[Data entries]

*** Block opens ***

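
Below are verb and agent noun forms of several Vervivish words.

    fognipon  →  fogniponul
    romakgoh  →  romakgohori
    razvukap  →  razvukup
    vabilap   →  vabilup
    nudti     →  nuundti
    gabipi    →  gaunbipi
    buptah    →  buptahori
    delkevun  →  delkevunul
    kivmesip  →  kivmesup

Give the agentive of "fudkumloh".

fudkumlohori

gabipi and kivmesip both have last vowel 'i' yet inflect differently (gaunbipi, kivmesup), so the last vowel is not what conditions the rule; the final letter is.
"fudkumloh" ends in -h. The stems ending in -h (buptah → buptahori, romakgoh → romakgohori) add -ori.
So fudkumloh → fudkumlohori.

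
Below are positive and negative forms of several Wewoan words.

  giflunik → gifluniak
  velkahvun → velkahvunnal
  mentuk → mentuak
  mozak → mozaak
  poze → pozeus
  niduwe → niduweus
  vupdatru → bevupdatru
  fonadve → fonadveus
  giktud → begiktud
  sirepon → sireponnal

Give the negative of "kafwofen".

mentuk and vupdatru both have last vowel 'u' yet inflect differently (mentuak, bevupdatru), so the last vowel is not what conditions the rule; the final letter is.
"kafwofen" ends in -n. The stems ending in -n (sirepon → sireponnal, velkahvun → velkahvunnal) double the final consonant and add -al.
The other patterns: stems ending in -e add -us; stems ending in -k drop the final letter and add -ak; stems ending in -d or -u add the prefix be-.
So kafwofen → kafwofennal.

kafwofennal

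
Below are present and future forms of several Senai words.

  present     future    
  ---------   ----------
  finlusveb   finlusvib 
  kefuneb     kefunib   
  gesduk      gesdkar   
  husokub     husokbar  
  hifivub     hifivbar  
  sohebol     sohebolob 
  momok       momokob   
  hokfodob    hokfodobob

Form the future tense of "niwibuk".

finlusveb and husokub both end in -b yet inflect differently (finlusvib, husokbar), so the final letter is not what conditions the rule; the last vowel is.
"niwibuk" has last vowel 'u'. The stems whose last vowel is 'u' (gesduk → gesdkar, husokub → husokbar, hifivub → hifivbar) delete the last vowel and add -ar.
So niwibuk → niwibkar.

niwibkar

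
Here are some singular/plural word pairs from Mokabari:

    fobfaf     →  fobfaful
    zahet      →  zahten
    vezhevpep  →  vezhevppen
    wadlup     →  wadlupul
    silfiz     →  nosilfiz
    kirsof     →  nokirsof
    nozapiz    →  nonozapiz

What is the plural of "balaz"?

kirsof and fobfaf both end in -f yet inflect differently (nokirsof, fobfaful), so the final letter is not what conditions the rule; the last vowel is.
"balaz" has last vowel 'a'. The one such stem in the data (fobfaf → fobfaful) adds -ul, so the same rule applies.
The other patterns: stems whose last vowel is 'i' or 'o' add the prefix no-; stems whose last vowel is 'e' delete the last vowel and add -en.
So balaz → balazul.

balazul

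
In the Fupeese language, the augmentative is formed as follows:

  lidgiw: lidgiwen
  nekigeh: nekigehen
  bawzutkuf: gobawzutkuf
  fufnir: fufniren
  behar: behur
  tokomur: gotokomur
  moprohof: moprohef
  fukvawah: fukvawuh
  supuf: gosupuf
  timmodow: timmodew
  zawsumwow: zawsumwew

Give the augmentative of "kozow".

kozew

fufnir and tokomur both end in -r yet inflect differently (fufniren, gotokomur), so the final letter is not what conditions the rule; the last vowel is.
"kozow" has last vowel 'o'. The stems whose last vowel is 'o' (moprohof → moprohef, zawsumwow → zawsumwew, timmodow → timmodew) change the last vowel to 'e'.
The other patterns: stems whose last vowel is 'e' or 'i' add -en; stems whose last vowel is 'u' add the prefix go-; stems whose last vowel is 'a' change the last vowel to 'u'.
So kozow → kozew.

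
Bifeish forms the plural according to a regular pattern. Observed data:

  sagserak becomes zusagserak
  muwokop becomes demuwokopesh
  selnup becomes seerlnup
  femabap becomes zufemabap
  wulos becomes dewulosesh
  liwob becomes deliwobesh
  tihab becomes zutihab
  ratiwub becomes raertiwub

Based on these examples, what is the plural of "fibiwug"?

"fibiwug" has last vowel 'u'. The stems whose last vowel is 'u' (selnup → seerlnup, ratiwub → raertiwub) insert -er- after the first vowel.
The other patterns: stems whose last vowel is 'o' add de- … -esh around the stem; stems whose last vowel is 'a' add the prefix zu-.
So fibiwug → fierbiwug.

fierbiwug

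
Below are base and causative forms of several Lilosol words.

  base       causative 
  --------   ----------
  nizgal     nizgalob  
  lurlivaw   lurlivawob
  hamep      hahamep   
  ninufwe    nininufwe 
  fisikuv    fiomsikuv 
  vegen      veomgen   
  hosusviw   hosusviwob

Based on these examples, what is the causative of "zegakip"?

ninufwe and vegen both have last vowel 'e' yet inflect differently (nininufwe, veomgen), so the last vowel is not what conditions the rule; the final letter is.
"zegakip" ends in -p. The one such stem in the data (hamep → hahamep) repeats the first consonant+vowel as a prefix (as does ninufwe), so the same rule applies.
The other patterns: stems ending in -l or -w add -ob; stems ending in -n or -v insert -om- after the first vowel.
So zegakip → zezegakip.

zezegakip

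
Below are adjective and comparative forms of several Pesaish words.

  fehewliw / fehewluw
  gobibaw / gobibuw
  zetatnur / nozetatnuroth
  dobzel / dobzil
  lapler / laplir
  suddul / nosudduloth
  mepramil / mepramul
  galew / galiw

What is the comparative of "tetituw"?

zetatnur and lapler both end in -r yet inflect differently (nozetatnuroth, laplir), so the final letter is not what conditions the rule; the last vowel is.
"tetituw" has last vowel 'u'. The stems whose last vowel is 'u' (suddul → nosudduloth, zetatnur → nozetatnuroth) add no- … -oth around the stem.
The other patterns: stems whose last vowel is 'e' change the last vowel to 'i'; stems whose last vowel is 'a' or 'i' change the last vowel to 'u'.
So tetituw → notetituwoth.

notetituwoth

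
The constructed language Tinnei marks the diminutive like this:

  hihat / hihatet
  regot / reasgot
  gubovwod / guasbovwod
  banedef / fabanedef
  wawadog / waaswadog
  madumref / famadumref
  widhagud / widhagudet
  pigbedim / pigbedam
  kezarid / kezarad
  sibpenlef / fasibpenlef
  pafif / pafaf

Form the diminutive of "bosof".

"bosof" has last vowel 'o'. The stems whose last vowel is 'o' (regot → reasgot, gubovwod → guasbovwod, wawadog → waaswadog) insert -as- after the first vowel.
The other patterns: stems whose last vowel is 'a' or 'u' add -et; stems whose last vowel is 'i' change the last vowel to 'a'; stems whose last vowel is 'e' add the prefix fa-.
So bosof → boassof.

boassof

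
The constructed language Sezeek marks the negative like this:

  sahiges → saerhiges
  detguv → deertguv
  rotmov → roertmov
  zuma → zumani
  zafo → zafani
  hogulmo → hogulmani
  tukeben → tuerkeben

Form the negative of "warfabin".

zafo and rotmov both have last vowel 'o' yet inflect differently (zafani, roertmov), so the last vowel is not what conditions the rule; whether the stem ends in a vowel or a consonant is.
"warfabin" ends in a consonant. The stems ending in a consonant (detguv → deertguv, tukeben → tuerkeben, rotmov → roertmov) insert -er- after the first vowel.
The other pattern: stems ending in a vowel drop the final letter and add -ani.
So warfabin → waerrfabin.

waerrfabin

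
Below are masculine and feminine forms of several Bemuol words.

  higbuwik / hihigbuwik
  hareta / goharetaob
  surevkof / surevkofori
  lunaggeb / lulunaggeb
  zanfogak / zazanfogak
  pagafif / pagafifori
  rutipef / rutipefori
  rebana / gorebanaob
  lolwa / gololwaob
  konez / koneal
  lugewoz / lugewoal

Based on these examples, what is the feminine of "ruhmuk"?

ruruhmuk

surevkof and lugewoz both have last vowel 'o' yet inflect differently (surevkofori, lugewoal), so the last vowel is not what conditions the rule; the final letter is.
"ruhmuk" ends in -k. The stems ending in -k (zanfogak → zazanfogak, higbuwik → hihigbuwik) repeat the first consonant+vowel as a prefix.
So ruhmuk → ruruhmuk.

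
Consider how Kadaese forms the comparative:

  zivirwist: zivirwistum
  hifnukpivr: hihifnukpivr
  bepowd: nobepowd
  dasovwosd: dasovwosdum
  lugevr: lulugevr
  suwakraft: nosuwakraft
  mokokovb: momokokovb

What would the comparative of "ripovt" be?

riripovt

dasovwosd and bepowd both end in -d yet inflect differently (dasovwosdum, nobepowd), so the final letter is not what conditions the rule; the second-to-last letter is.
"ripovt" has second-to-last letter 'v'. The stems whose second-to-last letter is 'v' (mokokovb → momokokovb, lugevr → lulugevr, hifnukpivr → hihifnukpivr) repeat the first consonant+vowel as a prefix.
The other patterns: stems whose second-to-last letter is 's' add -um; stems whose second-to-last letter is 'f' or 'w' add the prefix no-.
So ripovt → riripovt.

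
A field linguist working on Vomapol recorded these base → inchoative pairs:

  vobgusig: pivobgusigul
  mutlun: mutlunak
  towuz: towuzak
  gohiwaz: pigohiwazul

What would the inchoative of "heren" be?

towuz and gohiwaz both end in -z yet inflect differently (towuzak, pigohiwazul), so the final letter is not what conditions the rule; the number of vowels is.
"heren" has 2 vowels. The stems with 2 vowels (mutlun → mutlunak, towuz → towuzak) add -ak.
The other pattern: stems with 3 vowels add pi- … -ul around the stem.
So heren → herenak.

herenak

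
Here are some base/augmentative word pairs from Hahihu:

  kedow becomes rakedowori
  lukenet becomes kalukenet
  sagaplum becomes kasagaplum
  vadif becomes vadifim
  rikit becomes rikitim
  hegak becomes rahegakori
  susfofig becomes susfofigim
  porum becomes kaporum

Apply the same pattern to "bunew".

kabunew

rikit and lukenet both end in -t yet inflect differently (rikitim, kalukenet), so the final letter is not what conditions the rule; the last vowel is.
"bunew" has last vowel 'e'. The one such stem in the data (lukenet → kalukenet) adds the prefix ka-, so the same rule applies.
So bunew → kabunew.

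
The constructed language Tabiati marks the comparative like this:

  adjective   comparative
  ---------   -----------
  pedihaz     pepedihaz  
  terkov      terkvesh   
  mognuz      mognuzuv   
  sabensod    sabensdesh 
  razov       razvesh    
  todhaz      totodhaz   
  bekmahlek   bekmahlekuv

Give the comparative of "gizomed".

gizomeduv

mognuz and pedihaz both end in -z yet inflect differently (mognuzuv, pepedihaz), so the final letter is not what conditions the rule; the last vowel is.
"gizomed" has last vowel 'e'. The one such stem in the data (bekmahlek → bekmahlekuv) adds -uv, so the same rule applies.
The other patterns: stems whose last vowel is 'o' delete the last vowel and add -esh; stems whose last vowel is 'a' repeat the first consonant+vowel as a prefix.
So gizomed → gizomeduv.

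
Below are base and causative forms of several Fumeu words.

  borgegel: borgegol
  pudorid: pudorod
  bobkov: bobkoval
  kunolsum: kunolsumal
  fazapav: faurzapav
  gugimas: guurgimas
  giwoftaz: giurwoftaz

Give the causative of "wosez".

wosoz

bobkov and fazapav both end in -v yet inflect differently (bobkoval, faurzapav), so the final letter is not what conditions the rule; the last vowel is.
"wosez" has last vowel 'e'. The one such stem in the data (borgegel → borgegol) changes the last vowel to 'o' (as does pudorid), so the same rule applies.
The other patterns: stems whose last vowel is 'o' or 'u' add -al; stems whose last vowel is 'a' insert -ur- after the first vowel.
So wosez → wosoz.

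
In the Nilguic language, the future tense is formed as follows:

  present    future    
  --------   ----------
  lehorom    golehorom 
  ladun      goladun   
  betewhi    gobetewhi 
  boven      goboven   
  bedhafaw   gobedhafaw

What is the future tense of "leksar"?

Every pair shown (lehorom → golehorom, ladun → goladun, betewhi → gobetewhi, …) follows the same rule: add the prefix go-.
So leksar → goleksar.

goleksar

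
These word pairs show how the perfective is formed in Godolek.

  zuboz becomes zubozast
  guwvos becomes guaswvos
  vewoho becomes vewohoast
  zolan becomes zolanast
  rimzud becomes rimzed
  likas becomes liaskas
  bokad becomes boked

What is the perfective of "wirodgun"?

bokad and likas both have last vowel 'a' yet inflect differently (boked, liaskas), so the last vowel is not what conditions the rule; the final letter is.
"wirodgun" ends in -n. The one such stem in the data (zolan → zolanast) adds -ast, so the same rule applies.
The other patterns: stems ending in -d change the last vowel to 'e'; stems ending in -s insert -as- after the first vowel.
So wirodgun → wirodgunast.

wirodgunast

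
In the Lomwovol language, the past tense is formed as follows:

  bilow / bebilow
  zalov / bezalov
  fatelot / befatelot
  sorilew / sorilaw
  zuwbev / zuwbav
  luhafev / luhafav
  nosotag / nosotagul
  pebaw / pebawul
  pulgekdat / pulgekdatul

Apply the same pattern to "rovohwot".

"rovohwot" has last vowel 'o'. The stems whose last vowel is 'o' (bilow → bebilow, zalov → bezalov, fatelot → befatelot) add the prefix be-.
So rovohwot → berovohwot.

berovohwot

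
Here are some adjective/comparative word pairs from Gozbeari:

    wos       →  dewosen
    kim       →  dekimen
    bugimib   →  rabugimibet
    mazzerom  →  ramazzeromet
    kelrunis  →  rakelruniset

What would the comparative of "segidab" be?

rasegidabet

kim and mazzerom both end in -m yet inflect differently (dekimen, ramazzeromet), so the final letter is not what conditions the rule; the number of vowels is.
"segidab" has 3 vowels. The stems with 3 vowels (bugimib → rabugimibet, mazzerom → ramazzeromet, kelrunis → rakelruniset) add ra- … -et around the stem.
The other pattern: stems with 1 vowel add de- … -en around the stem.
So segidab → rasegidabet.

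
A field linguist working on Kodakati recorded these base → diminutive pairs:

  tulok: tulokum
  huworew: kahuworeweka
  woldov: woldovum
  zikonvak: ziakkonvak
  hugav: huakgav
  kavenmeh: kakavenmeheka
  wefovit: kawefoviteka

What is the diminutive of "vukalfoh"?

tulok and zikonvak both end in -k yet inflect differently (tulokum, ziakkonvak), so the final letter is not what conditions the rule; the last vowel is.
"vukalfoh" has last vowel 'o'. The stems whose last vowel is 'o' (woldov → woldovum, tulok → tulokum) add -um.
So vukalfoh → vukalfohum.

vukalfohum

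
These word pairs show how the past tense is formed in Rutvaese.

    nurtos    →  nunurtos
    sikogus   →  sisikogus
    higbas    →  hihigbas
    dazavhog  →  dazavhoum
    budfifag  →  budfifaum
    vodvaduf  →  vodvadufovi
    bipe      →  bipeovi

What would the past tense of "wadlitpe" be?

nurtos and dazavhog both have last vowel 'o' yet inflect differently (nunurtos, dazavhoum), so the last vowel is not what conditions the rule; the final letter is.
"wadlitpe" ends in -e. The one such stem in the data (bipe → bipeovi) adds -ovi, so the same rule applies.
The other patterns: stems ending in -s repeat the first consonant+vowel as a prefix; stems ending in -g drop the final letter and add -um.
So wadlitpe → wadlitpeovi.

wadlitpeovi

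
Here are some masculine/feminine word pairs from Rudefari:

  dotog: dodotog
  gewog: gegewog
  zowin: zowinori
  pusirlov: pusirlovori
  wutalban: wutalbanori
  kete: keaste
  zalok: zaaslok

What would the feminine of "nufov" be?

"nufov" ends in -v. The one such stem in the data (pusirlov → pusirlovori) adds -ori, so the same rule applies.
So nufov → nufovori.

nufovori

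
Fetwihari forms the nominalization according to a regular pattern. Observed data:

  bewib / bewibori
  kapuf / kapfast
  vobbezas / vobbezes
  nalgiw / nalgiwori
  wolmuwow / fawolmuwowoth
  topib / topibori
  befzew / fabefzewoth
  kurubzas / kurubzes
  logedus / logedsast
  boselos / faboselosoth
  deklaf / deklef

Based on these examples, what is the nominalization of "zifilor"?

fazifiloroth

kapuf and deklaf both end in -f yet inflect differently (kapfast, deklef), so the final letter is not what conditions the rule; the last vowel is.
"zifilor" has last vowel 'o'. The stems whose last vowel is 'o' (boselos → faboselosoth, wolmuwow → fawolmuwowoth) add fa- … -oth around the stem.
So zifilor → fazifiloroth.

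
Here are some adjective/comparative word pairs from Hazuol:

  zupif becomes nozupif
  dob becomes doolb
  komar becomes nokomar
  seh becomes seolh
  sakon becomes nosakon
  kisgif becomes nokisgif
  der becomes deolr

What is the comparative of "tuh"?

der and komar both end in -r yet inflect differently (deolr, nokomar), so the final letter is not what conditions the rule; the number of vowels is.
"tuh" has 1 vowel. The stems with 1 vowel (dob → doolb, seh → seolh, der → deolr) insert -ol- after the first vowel.
So tuh → tuolh.

tuolh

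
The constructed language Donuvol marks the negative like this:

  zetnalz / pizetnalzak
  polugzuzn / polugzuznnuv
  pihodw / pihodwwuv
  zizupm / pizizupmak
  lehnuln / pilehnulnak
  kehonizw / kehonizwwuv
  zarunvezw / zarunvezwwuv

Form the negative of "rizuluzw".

rizuluzwwuv

polugzuzn and lehnuln both end in -n yet inflect differently (polugzuznnuv, pilehnulnak), so the final letter is not what conditions the rule; the second-to-last letter is.
"rizuluzw" has second-to-last letter 'z'. The stems whose second-to-last letter is 'z' (kehonizw → kehonizwwuv, zarunvezw → zarunvezwwuv, polugzuzn → polugzuznnuv) double the final consonant and add -uv.
So rizuluzw → rizuluzwwuv.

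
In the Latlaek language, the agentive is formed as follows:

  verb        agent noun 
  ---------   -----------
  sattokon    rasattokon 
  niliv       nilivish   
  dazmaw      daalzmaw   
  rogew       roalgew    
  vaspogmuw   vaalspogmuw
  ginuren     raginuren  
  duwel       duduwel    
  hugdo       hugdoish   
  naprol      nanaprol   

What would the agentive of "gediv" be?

"gediv" ends in -v. The one such stem in the data (niliv → nilivish) adds -ish, so the same rule applies.
The other patterns: stems ending in -l repeat the first consonant+vowel as a prefix; stems ending in -n add the prefix ra-; stems ending in -w insert -al- after the first vowel.
So gediv → gedivish.

gedivish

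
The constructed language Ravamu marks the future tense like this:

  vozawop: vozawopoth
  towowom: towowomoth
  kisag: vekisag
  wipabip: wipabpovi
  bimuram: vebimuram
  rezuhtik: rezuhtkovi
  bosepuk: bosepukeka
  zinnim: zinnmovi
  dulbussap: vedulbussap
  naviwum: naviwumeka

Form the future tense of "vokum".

"vokum" has last vowel 'u'. The stems whose last vowel is 'u' (bosepuk → bosepukeka, naviwum → naviwumeka) add -eka.
So vokum → vokumeka.

vokumeka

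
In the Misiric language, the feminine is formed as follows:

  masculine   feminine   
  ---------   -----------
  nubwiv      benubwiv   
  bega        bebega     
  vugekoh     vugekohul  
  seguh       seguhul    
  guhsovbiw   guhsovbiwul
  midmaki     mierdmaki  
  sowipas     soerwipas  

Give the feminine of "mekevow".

nubwiv and guhsovbiw both have last vowel 'i' yet inflect differently (benubwiv, guhsovbiwul), so the last vowel is not what conditions the rule; the final letter is.
"mekevow" ends in -w. The one such stem in the data (guhsovbiw → guhsovbiwul) adds -ul, so the same rule applies.
The other patterns: stems ending in -a or -v add the prefix be-; stems ending in -i or -s insert -er- after the first vowel.
So mekevow → mekevowul.

mekevowul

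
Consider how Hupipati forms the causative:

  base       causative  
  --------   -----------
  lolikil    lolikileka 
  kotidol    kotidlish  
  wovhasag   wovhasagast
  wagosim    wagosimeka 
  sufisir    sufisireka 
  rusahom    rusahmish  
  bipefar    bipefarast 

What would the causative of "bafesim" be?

bafesimeka

wagosim and rusahom both end in -m yet inflect differently (wagosimeka, rusahmish), so the final letter is not what conditions the rule; the last vowel is.
"bafesim" has last vowel 'i'. The stems whose last vowel is 'i' (wagosim → wagosimeka, sufisir → sufisireka, lolikil → lolikileka) add -eka.
So bafesim → bafesimeka.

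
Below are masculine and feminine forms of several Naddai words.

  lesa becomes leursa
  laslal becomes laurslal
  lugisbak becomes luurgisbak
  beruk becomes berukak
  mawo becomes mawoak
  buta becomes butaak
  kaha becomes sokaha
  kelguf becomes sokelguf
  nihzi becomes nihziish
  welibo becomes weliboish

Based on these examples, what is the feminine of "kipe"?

sokipe

lugisbak and beruk both end in -k yet inflect differently (luurgisbak, berukak), so the final letter is not what conditions the rule; the first letter is.
"kipe" begins with k-. The stems beginning with k- (kaha → sokaha, kelguf → sokelguf) add the prefix so-.
The other patterns: stems beginning with l- insert -ur- after the first vowel; stems beginning with b- or m- add -ak; stems beginning with n- or w- add -ish.
So kipe → sokipe.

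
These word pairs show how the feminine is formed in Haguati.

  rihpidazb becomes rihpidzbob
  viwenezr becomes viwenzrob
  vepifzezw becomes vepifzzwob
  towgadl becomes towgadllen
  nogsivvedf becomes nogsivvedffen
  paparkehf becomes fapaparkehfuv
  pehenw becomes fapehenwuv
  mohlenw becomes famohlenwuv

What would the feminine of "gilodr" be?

"gilodr" has second-to-last letter 'd'. The stems whose second-to-last letter is 'd' (towgadl → towgadllen, nogsivvedf → nogsivvedffen) double the final consonant and add -en.
The other patterns: stems whose second-to-last letter is 'z' delete the last vowel and add -ob; stems whose second-to-last letter is 'h' or 'n' add fa- … -uv around the stem.
So gilodr → gilodrren.

gilodrren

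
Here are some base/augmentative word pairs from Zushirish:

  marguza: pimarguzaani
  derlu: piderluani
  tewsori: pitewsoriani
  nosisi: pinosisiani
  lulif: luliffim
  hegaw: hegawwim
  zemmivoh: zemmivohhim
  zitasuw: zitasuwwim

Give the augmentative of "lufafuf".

lufafuffim

tewsori and lulif both have last vowel 'i' yet inflect differently (pitewsoriani, luliffim), so the last vowel is not what conditions the rule; whether the stem ends in a vowel or a consonant is.
"lufafuf" ends in a consonant. The stems ending in a consonant (lulif → luliffim, hegaw → hegawwim, zemmivoh → zemmivohhim) double the final consonant and add -im.
The other pattern: stems ending in a vowel add pi- … -ani around the stem.
So lufafuf → lufafuffim.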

*** Block closes ***

• **What to produce**: Report only the number of lines in the records that include the word "regular".

• **Answer box**: 2